> [DATA RECORDS]
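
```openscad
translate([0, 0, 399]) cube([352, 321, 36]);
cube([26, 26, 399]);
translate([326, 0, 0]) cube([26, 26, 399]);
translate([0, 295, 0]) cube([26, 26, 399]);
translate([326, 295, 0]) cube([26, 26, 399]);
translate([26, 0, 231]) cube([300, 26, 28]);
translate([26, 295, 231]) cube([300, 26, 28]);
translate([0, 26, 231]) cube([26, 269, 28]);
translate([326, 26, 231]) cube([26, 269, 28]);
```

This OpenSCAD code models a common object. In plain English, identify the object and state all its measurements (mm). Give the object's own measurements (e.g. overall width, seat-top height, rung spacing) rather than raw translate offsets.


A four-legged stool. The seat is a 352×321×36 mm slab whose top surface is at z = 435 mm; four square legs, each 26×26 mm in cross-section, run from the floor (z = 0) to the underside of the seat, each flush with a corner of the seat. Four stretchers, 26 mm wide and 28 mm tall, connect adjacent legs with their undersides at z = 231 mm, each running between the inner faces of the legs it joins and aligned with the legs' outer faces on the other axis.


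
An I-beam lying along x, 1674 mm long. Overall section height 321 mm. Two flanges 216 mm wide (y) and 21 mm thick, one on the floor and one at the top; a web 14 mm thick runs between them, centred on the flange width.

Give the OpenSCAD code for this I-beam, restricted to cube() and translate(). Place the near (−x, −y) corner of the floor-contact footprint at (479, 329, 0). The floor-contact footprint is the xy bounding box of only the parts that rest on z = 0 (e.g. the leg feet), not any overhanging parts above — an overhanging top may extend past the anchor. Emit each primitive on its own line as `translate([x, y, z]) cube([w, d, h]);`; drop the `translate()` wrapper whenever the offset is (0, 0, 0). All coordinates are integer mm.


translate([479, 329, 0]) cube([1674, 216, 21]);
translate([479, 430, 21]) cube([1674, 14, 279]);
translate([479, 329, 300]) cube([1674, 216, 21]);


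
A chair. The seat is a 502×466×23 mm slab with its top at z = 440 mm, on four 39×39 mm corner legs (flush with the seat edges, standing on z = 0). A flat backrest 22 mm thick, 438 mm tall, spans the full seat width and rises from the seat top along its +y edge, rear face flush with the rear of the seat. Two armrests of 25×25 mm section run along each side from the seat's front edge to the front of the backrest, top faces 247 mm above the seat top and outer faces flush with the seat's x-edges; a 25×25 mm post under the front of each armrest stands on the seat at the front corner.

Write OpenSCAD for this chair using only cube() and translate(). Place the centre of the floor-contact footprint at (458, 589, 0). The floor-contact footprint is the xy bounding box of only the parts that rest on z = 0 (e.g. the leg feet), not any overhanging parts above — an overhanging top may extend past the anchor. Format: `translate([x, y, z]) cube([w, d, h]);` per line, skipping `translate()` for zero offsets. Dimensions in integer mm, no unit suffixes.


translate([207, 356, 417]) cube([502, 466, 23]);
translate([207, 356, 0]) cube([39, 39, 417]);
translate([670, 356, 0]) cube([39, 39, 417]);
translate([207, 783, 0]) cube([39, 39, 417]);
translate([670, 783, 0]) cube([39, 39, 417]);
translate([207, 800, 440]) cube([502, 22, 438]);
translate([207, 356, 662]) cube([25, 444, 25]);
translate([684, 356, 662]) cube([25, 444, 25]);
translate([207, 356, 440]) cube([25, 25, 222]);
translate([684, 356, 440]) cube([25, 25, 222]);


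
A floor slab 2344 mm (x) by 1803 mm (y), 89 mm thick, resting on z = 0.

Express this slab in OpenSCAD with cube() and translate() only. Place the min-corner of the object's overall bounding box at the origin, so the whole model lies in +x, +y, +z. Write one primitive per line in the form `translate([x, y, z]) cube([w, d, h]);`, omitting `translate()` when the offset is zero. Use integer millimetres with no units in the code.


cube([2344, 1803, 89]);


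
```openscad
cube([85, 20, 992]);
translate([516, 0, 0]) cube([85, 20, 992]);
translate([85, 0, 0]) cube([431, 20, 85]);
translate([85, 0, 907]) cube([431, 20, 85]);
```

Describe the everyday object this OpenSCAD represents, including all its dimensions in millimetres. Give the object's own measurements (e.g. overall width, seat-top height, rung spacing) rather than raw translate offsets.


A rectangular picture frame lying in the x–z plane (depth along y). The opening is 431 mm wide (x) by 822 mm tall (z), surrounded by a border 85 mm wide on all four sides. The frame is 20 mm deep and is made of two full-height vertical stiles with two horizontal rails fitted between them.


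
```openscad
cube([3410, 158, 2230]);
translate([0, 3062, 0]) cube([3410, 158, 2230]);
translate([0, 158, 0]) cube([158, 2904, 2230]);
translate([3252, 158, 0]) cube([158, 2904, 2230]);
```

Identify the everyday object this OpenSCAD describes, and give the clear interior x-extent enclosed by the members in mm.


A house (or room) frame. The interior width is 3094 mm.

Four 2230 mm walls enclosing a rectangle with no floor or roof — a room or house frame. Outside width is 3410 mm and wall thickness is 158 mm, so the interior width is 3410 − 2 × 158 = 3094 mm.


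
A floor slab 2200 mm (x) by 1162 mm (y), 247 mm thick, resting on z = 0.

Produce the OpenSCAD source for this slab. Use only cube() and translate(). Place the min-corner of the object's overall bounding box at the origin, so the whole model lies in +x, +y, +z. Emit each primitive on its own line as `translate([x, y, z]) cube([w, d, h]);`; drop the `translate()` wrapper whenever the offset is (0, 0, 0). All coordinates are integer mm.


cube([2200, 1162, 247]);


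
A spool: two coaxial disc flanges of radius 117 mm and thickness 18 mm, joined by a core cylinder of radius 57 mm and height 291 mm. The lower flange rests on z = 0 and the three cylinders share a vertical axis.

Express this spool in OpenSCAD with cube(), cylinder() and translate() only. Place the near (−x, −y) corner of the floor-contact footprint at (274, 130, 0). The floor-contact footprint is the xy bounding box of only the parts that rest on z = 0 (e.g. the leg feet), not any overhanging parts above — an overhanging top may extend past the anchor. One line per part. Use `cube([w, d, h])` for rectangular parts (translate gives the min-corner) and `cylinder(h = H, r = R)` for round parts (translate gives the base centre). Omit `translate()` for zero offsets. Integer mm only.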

> [TASK TO COMPLETE]
Print the entries above exactly as they were written, down to the last line.

> [RESPONSE BELOW]
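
```openscad
translate([0, 0, 399]) cube([352, 321, 36]);
cube([26, 26, 399]);
translate([326, 0, 0]) cube([26, 26, 399]);
translate([0, 295, 0]) cube([26, 26, 399]);
translate([326, 295, 0]) cube([26, 26, 399]);
translate([26, 0, 231]) cube([300, 26, 28]);
translate([26, 295, 231]) cube([300, 26, 28]);
translate([0, 26, 231]) cube([26, 269, 28]);
translate([326, 26, 231]) cube([26, 269, 28]);
```

This OpenSCAD code models a common object. In plain English, identify the object and state all its measurements (mm). Give the object's own measurements (e.g. overall width, seat-top height, rung spacing) rather than raw translate offsets.


A four-legged stool. The seat is a 352×321×36 mm slab whose top surface is at z = 435 mm; four square legs, each 26×26 mm in cross-section, run from the floor (z = 0) to the underside of the seat, each flush with a corner of the seat. Four stretchers, 26 mm wide and 28 mm tall, connect adjacent legs with their undersides at z = 231 mm, each running between the inner faces of the legs it joins and aligned with the legs' outer faces on the other axis.


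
An I-beam lying along x, 1674 mm long. Overall section height 321 mm. Two flanges 216 mm wide (y) and 21 mm thick, one on the floor and one at the top; a web 14 mm thick runs between them, centred on the flange width.

Give the OpenSCAD code for this I-beam, restricted to cube() and translate(). Place the near (−x, −y) corner of the floor-contact footprint at (479, 329, 0). The floor-contact footprint is the xy bounding box of only the parts that rest on z = 0 (e.g. the leg feet), not any overhanging parts above — an overhanging top may extend past the anchor. Emit each primitive on its own line as `translate([x, y, z]) cube([w, d, h]);`; drop the `translate()` wrapper whenever the offset is (0, 0, 0). All coordinates are integer mm.


translate([479, 329, 0]) cube([1674, 216, 21]);
translate([479, 430, 21]) cube([1674, 14, 279]);
translate([479, 329, 300]) cube([1674, 216, 21]);


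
A chair. The seat is a 502×466×23 mm slab with its top at z = 440 mm, on four 39×39 mm corner legs (flush with the seat edges, standing on z = 0). A flat backrest 22 mm thick, 438 mm tall, spans the full seat width and rises from the seat top along its +y edge, rear face flush with the rear of the seat. Two armrests of 25×25 mm section run along each side from the seat's front edge to the front of the backrest, top faces 247 mm above the seat top and outer faces flush with the seat's x-edges; a 25×25 mm post under the front of each armrest stands on the seat at the front corner.

Write OpenSCAD for this chair using only cube() and translate(). Place the centre of the floor-contact footprint at (458, 589, 0). The floor-contact footprint is the xy bounding box of only the parts that rest on z = 0 (e.g. the leg feet), not any overhanging parts above — an overhanging top may extend past the anchor. Format: `translate([x, y, z]) cube([w, d, h]);` per line, skipping `translate()` for zero offsets. Dimensions in integer mm, no unit suffixes.


translate([207, 356, 417]) cube([502, 466, 23]);
translate([207, 356, 0]) cube([39, 39, 417]);
translate([670, 356, 0]) cube([39, 39, 417]);
translate([207, 783, 0]) cube([39, 39, 417]);
translate([670, 783, 0]) cube([39, 39, 417]);
translate([207, 800, 440]) cube([502, 22, 438]);
translate([207, 356, 662]) cube([25, 444, 25]);
translate([684, 356, 662]) cube([25, 444, 25]);
translate([207, 356, 440]) cube([25, 25, 222]);
translate([684, 356, 440]) cube([25, 25, 222]);


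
A floor slab 2344 mm (x) by 1803 mm (y), 89 mm thick, resting on z = 0.

Express this slab in OpenSCAD with cube() and translate() only. Place the min-corner of the object's overall bounding box at the origin, so the whole model lies in +x, +y, +z. Write one primitive per line in the form `translate([x, y, z]) cube([w, d, h]);`, omitting `translate()` when the offset is zero. Use integer millimetres with no units in the code.


cube([2344, 1803, 89]);


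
```openscad
cube([85, 20, 992]);
translate([516, 0, 0]) cube([85, 20, 992]);
translate([85, 0, 0]) cube([431, 20, 85]);
translate([85, 0, 907]) cube([431, 20, 85]);
```

Describe the everyday object this OpenSCAD represents, including all its dimensions in millimetres. Give the object's own measurements (e.g. overall width, seat-top height, rung spacing) rather than raw translate offsets.


A rectangular picture frame lying in the x–z plane (depth along y). The opening is 431 mm wide (x) by 822 mm tall (z), surrounded by a border 85 mm wide on all four sides. The frame is 20 mm deep and is made of two full-height vertical stiles with two horizontal rails fitted between them.


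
```openscad
cube([3410, 158, 2230]);
translate([0, 3062, 0]) cube([3410, 158, 2230]);
translate([0, 158, 0]) cube([158, 2904, 2230]);
translate([3252, 158, 0]) cube([158, 2904, 2230]);
```

Identify the everyday object this OpenSCAD describes, and give the clear interior x-extent enclosed by the members in mm.


A house (or room) frame. The interior width is 3094 mm.

Four 2230 mm walls enclosing a rectangle with no floor or roof — a room or house frame. Outside width is 3410 mm and wall thickness is 158 mm, so the interior width is 3410 − 2 × 158 = 3094 mm.


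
A floor slab 2200 mm (x) by 1162 mm (y), 247 mm thick, resting on z = 0.

Produce the OpenSCAD source for this slab. Use only cube() and translate(). Place the min-corner of the object's overall bounding box at the origin, so the whole model lies in +x, +y, +z. Emit each primitive on its own line as `translate([x, y, z]) cube([w, d, h]);`; drop the `translate()` wrapper whenever the offset is (0, 0, 0). All coordinates are integer mm.


cube([2200, 1162, 247]);


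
A spool: two coaxial disc flanges of radius 117 mm and thickness 18 mm, joined by a core cylinder of radius 57 mm and height 291 mm. The lower flange rests on z = 0 and the three cylinders share a vertical axis.

Express this spool in OpenSCAD with cube(), cylinder() and translate() only. Place the near (−x, −y) corner of the floor-contact footprint at (274, 130, 0). The floor-contact footprint is the xy bounding box of only the parts that rest on z = 0 (e.g. the leg feet), not any overhanging parts above — an overhanging top may extend past the anchor. One line per part. Use `cube([w, d, h])` for rectangular parts (translate gives the min-corner) and `cylinder(h = H, r = R)` for round parts (translate gives the base centre). Omit `translate()` for zero offsets. Integer mm only.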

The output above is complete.